== EXCERPTED RECORDS ==

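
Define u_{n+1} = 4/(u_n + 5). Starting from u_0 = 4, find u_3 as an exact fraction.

196/281

u_1 = 4/(4 + 5) = 4/9.
u_2 = 4/(4/9 + 5) = 36/49.
u_3 = 4/(36/49 + 5) = 196/281.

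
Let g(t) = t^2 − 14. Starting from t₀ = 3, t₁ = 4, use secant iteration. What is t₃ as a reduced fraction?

g(3) = −5, g(4) = 2. t₂ = 4 − 2·(4 − 3)/(2 − (−5)) = 26/7.
g(4) = 2, g(26/7) = −10/49. t₃ = (26/7) − (−10/49)·((26/7) − 4)/((−10/49) − 2) = 101/27.

101/27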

===

Each entry needs to be given again exactly as it stands.

RESPONSE TO THIS TASK –
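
Define u_{n+1} = 4/(u_n + 5). Starting from u_0 = 4, find u_3 as an exact fraction.

196/281

u_1 = 4/(4 + 5) = 4/9.
u_2 = 4/(4/9 + 5) = 36/49.
u_3 = 4/(36/49 + 5) = 196/281.

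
Let g(t) = t^2 − 14. Starting from t₀ = 3, t₁ = 4, use secant iteration. What is t₃ as a reduced fraction?

g(3) = −5, g(4) = 2. t₂ = 4 − 2·(4 − 3)/(2 − (−5)) = 26/7.
g(4) = 2, g(26/7) = −10/49. t₃ = (26/7) − (−10/49)·((26/7) − 4)/((−10/49) − 2) = 101/27.

101/27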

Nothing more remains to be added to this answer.